* **ASSIGNMENT**
Take the line that has "In a crank-driven" and all the lines that come after it in the records, and write them out again exactly. Add no other line.

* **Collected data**
== Segment start ==
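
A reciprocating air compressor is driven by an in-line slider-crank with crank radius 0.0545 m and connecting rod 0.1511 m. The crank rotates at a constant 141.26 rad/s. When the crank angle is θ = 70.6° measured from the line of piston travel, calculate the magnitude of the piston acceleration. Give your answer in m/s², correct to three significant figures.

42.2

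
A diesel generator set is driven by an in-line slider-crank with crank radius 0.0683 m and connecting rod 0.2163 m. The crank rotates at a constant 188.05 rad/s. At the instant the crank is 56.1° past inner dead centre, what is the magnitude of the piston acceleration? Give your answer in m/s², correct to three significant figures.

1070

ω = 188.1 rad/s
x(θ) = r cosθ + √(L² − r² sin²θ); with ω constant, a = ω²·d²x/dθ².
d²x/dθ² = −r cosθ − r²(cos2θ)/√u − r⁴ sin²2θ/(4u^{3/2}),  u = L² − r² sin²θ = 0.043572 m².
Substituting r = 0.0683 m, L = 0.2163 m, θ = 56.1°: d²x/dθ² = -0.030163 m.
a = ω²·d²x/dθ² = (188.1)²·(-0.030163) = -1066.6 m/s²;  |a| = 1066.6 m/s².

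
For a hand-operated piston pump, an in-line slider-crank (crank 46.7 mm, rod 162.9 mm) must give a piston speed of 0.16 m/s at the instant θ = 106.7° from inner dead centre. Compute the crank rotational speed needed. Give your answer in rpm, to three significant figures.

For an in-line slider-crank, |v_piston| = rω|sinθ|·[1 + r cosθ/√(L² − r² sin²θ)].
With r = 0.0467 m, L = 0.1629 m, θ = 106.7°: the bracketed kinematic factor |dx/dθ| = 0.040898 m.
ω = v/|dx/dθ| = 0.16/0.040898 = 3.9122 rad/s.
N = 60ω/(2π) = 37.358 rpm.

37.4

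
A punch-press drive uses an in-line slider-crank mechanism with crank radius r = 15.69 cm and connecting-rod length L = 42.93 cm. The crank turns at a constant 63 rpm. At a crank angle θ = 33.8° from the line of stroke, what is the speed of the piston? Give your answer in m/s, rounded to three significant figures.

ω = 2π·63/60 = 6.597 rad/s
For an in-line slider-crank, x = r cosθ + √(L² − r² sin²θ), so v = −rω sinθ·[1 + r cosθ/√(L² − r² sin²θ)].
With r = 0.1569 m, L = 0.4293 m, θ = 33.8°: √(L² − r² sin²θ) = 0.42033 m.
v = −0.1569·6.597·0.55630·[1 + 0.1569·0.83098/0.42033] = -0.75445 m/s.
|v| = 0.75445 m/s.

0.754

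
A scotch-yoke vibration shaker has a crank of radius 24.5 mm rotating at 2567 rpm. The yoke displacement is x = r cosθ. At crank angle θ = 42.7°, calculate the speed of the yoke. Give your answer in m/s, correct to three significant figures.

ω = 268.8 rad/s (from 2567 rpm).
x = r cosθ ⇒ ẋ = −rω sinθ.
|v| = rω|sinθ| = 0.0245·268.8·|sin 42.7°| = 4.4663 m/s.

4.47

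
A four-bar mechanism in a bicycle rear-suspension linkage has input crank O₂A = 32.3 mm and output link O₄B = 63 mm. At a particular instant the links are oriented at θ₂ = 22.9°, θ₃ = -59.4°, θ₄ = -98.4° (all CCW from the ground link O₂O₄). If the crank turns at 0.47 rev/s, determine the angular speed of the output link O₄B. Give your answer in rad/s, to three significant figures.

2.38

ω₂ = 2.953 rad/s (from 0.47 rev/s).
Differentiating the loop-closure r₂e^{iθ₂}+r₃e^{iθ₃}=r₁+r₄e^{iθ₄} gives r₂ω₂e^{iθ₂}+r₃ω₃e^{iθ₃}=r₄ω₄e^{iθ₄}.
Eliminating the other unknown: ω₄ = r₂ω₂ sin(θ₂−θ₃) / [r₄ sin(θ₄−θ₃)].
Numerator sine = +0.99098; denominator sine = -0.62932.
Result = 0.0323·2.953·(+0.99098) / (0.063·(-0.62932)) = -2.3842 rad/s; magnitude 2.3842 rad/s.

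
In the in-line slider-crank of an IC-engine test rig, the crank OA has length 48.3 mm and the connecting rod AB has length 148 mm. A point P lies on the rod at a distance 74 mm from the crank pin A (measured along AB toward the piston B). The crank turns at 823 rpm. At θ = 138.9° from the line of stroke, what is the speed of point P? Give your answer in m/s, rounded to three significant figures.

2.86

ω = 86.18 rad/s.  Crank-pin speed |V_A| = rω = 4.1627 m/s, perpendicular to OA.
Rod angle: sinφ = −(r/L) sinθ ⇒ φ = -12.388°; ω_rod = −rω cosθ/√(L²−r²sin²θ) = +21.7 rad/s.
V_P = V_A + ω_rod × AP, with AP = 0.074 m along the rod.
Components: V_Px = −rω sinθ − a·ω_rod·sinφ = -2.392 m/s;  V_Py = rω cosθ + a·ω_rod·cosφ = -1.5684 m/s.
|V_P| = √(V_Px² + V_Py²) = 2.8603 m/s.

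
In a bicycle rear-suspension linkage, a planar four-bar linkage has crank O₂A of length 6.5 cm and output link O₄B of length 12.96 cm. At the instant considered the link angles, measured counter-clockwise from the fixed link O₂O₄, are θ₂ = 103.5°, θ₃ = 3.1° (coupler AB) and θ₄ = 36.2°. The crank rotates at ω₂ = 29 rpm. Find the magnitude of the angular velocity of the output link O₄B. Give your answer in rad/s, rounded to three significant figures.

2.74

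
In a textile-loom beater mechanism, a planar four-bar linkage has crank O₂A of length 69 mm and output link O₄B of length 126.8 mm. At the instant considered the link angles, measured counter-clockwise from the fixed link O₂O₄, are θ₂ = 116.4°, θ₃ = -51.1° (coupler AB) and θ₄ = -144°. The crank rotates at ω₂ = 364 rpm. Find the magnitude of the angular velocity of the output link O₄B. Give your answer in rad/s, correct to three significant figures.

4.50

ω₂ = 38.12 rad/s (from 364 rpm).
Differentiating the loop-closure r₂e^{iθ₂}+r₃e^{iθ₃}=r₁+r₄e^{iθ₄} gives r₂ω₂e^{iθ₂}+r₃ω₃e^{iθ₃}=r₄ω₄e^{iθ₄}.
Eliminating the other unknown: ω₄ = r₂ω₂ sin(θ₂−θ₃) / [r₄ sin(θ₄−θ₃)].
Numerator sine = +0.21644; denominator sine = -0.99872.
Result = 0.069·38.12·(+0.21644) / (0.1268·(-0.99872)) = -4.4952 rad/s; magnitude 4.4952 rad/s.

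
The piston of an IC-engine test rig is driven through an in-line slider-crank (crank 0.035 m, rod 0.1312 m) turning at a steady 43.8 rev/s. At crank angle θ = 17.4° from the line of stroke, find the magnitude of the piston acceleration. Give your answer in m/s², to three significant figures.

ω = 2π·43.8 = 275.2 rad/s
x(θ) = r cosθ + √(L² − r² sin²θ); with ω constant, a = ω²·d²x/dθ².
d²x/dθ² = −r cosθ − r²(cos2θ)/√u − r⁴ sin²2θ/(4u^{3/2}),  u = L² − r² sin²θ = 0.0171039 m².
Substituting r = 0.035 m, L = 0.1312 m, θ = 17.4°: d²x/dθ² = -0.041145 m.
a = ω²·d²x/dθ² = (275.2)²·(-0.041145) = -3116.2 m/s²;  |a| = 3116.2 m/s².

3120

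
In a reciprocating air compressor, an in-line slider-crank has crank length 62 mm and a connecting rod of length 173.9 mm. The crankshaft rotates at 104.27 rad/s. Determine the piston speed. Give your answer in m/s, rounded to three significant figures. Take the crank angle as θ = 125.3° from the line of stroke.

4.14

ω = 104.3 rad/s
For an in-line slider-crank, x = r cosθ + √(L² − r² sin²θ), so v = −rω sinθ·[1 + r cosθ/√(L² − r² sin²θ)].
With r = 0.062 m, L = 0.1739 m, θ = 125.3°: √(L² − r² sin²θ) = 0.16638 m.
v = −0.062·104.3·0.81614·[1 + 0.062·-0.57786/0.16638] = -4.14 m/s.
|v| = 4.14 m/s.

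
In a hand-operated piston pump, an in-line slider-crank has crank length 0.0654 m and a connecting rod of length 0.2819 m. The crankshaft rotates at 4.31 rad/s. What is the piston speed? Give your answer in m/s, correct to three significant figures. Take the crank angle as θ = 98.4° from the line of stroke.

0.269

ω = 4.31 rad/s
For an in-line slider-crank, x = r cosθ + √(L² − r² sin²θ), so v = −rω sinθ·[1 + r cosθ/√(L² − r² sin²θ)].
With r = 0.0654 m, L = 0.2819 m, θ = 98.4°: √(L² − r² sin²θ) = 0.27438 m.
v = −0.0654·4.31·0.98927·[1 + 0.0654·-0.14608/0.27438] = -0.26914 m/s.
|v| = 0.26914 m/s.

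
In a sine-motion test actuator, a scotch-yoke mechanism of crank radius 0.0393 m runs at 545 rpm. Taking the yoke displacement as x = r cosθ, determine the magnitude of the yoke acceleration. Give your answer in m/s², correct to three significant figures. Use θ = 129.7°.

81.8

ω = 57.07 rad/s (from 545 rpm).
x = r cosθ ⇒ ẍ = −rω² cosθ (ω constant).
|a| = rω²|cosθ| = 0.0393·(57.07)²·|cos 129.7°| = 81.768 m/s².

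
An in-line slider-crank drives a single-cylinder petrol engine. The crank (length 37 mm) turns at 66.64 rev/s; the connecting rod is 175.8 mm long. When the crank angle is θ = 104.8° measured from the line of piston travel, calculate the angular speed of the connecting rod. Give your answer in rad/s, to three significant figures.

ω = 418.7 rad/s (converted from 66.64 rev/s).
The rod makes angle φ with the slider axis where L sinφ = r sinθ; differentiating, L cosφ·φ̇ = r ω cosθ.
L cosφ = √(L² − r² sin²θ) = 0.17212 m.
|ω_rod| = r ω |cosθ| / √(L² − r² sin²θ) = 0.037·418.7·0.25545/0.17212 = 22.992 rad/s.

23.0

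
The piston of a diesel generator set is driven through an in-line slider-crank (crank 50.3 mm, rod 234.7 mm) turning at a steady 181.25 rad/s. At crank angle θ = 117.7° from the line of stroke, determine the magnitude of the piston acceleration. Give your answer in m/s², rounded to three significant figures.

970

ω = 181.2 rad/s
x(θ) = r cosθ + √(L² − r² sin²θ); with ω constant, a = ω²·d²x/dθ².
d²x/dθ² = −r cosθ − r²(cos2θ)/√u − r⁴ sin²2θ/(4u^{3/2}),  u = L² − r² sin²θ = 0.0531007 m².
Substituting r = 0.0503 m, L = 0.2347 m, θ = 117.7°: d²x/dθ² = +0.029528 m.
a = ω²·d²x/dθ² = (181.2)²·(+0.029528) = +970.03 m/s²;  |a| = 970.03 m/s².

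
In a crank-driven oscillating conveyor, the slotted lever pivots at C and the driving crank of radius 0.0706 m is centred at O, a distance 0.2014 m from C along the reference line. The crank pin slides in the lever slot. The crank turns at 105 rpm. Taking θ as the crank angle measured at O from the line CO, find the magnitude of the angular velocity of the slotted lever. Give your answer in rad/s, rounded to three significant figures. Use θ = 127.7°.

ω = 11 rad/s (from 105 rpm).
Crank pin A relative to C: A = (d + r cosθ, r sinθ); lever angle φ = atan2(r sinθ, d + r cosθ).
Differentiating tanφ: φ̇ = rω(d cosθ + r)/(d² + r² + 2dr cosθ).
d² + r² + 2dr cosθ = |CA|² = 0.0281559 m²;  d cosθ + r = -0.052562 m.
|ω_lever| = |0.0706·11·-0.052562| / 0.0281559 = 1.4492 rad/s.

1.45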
== Segment end ==
* **WRITTEN ANSWER**
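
In a crank-driven oscillating conveyor, the slotted lever pivots at C and the driving crank of radius 0.0706 m is centred at O, a distance 0.2014 m from C along the reference line. The crank pin slides in the lever slot. The crank turns at 105 rpm. Taking θ as the crank angle measured at O from the line CO, find the magnitude of the angular velocity of the slotted lever. Give your answer in rad/s, rounded to three significant figures. Use θ = 127.7°.

ω = 11 rad/s (from 105 rpm).
Crank pin A relative to C: A = (d + r cosθ, r sinθ); lever angle φ = atan2(r sinθ, d + r cosθ).
Differentiating tanφ: φ̇ = rω(d cosθ + r)/(d² + r² + 2dr cosθ).
d² + r² + 2dr cosθ = |CA|² = 0.0281559 m²;  d cosθ + r = -0.052562 m.
|ω_lever| = |0.0706·11·-0.052562| / 0.0281559 = 1.4492 rad/s.

1.45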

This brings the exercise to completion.